[Stored items]
=====

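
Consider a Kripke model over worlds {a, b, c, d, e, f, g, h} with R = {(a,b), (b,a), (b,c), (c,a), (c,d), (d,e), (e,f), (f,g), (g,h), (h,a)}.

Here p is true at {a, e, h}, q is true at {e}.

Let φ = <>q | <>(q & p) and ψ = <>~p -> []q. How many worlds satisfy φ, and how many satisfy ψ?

For <>q | <>(q & p):
a: <>q is F, <>(q & p) is F. ✗
b: <>q is F, <>(q & p) is F. ✗
c: <>q is F, <>(q & p) is F. ✗
d: <>q is T, <>(q & p) is T. ✓
e: <>q is F, <>(q & p) is F. ✗
f: <>q is F, <>(q & p) is F. ✗
g: <>q is F, <>(q & p) is F. ✗
h: <>q is F, <>(q & p) is F. ✗
— 1 world.
For <>~p -> []q:
a: <>~p is T, []q is F. ✗
b: <>~p is T, []q is F. ✗
c: <>~p is T, []q is F. ✗
d: <>~p is F, []q is T. ✓
e: <>~p is T, []q is F. ✗
f: <>~p is T, []q is F. ✗
g: <>~p is F, []q is F. ✓
h: <>~p is F, []q is F. ✓
— 3 worlds.

1 and 3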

=====

● Exercise objective
Every record must be transcribed exactly, with no line skipped.

● Result for this task
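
Consider a Kripke model over worlds {a, b, c, d, e, f, g, h} with R = {(a,b), (b,a), (b,c), (c,a), (c,d), (d,e), (e,f), (f,g), (g,h), (h,a)}.

Here p is true at {a, e, h}, q is true at {e}.

Let φ = <>q | <>(q & p) and ψ = <>~p -> []q. How many worlds satisfy φ, and how many satisfy ψ?

For <>q | <>(q & p):
a: <>q is F, <>(q & p) is F. ✗
b: <>q is F, <>(q & p) is F. ✗
c: <>q is F, <>(q & p) is F. ✗
d: <>q is T, <>(q & p) is T. ✓
e: <>q is F, <>(q & p) is F. ✗
f: <>q is F, <>(q & p) is F. ✗
g: <>q is F, <>(q & p) is F. ✗
h: <>q is F, <>(q & p) is F. ✗
— 1 world.
For <>~p -> []q:
a: <>~p is T, []q is F. ✗
b: <>~p is T, []q is F. ✗
c: <>~p is T, []q is F. ✗
d: <>~p is F, []q is T. ✓
e: <>~p is T, []q is F. ✗
f: <>~p is T, []q is F. ✗
g: <>~p is F, []q is F. ✓
h: <>~p is F, []q is F. ✓
— 3 worlds.

1 and 3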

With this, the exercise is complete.